Required action
Reprint the whole of the data exactly.

Collected data:

+ + + +

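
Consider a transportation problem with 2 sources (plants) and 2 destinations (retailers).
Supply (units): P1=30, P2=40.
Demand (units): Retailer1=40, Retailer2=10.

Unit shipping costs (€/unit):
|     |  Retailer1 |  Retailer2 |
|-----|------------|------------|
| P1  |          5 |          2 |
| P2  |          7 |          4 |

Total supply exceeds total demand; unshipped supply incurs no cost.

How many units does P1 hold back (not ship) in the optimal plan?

Minimum-cost shipments:
  P1→Retailer1: 20 units
  P1→Retailer2: 10 units
  P2→Retailer1: 20 units
Total cost = €260.
P1 ships 30 of its 30, leaving 0.

0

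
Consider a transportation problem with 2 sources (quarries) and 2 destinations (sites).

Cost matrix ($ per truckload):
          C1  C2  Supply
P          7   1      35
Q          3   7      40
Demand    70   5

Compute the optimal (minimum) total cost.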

+ + + +

Result of the task
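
Consider a transportation problem with 2 sources (plants) and 2 destinations (retailers).
Supply (units): P1=30, P2=40.
Demand (units): Retailer1=40, Retailer2=10.

Unit shipping costs (€/unit):
|     |  Retailer1 |  Retailer2 |
|-----|------------|------------|
| P1  |          5 |          2 |
| P2  |          7 |          4 |

Total supply exceeds total demand; unshipped supply incurs no cost.

How many units does P1 hold back (not ship) in the optimal plan?

Minimum-cost shipments:
  P1→Retailer1: 20 units
  P1→Retailer2: 10 units
  P2→Retailer1: 20 units
Total cost = €260.
P1 ships 30 of its 30, leaving 0.

0

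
Consider a transportation problem with 2 sources (quarries) and 2 destinations (sites).

Cost matrix ($ per truckload):
          C1  C2  Supply
P          7   1      35
Q          3   7      40
Demand    70   5

Compute the optimal (minimum) total cost.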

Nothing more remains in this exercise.